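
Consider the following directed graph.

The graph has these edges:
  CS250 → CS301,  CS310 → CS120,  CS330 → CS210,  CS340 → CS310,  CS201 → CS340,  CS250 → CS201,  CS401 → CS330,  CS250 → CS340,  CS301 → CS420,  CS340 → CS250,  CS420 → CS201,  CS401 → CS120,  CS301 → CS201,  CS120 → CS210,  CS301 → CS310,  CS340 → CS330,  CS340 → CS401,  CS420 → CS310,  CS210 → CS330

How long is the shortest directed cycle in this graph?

For each vertex v, BFS finds the shortest path from v back to v.
The shortest such closed walk is CS250 → CS340 → CS250, length 2.

2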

Assigned task> Repeat only the lines from the one holding "The graph has" through the last line of the data.

Exercise solution>
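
The graph has these edges:
  CS250 → CS301,  CS310 → CS120,  CS330 → CS210,  CS340 → CS310,  CS201 → CS340,  CS250 → CS201,  CS401 → CS330,  CS250 → CS340,  CS301 → CS420,  CS340 → CS250,  CS420 → CS201,  CS401 → CS120,  CS301 → CS201,  CS120 → CS210,  CS301 → CS310,  CS340 → CS330,  CS340 → CS401,  CS420 → CS310,  CS210 → CS330

How long is the shortest directed cycle in this graph?

For each vertex v, BFS finds the shortest path from v back to v.
The shortest such closed walk is CS250 → CS340 → CS250, length 2.

2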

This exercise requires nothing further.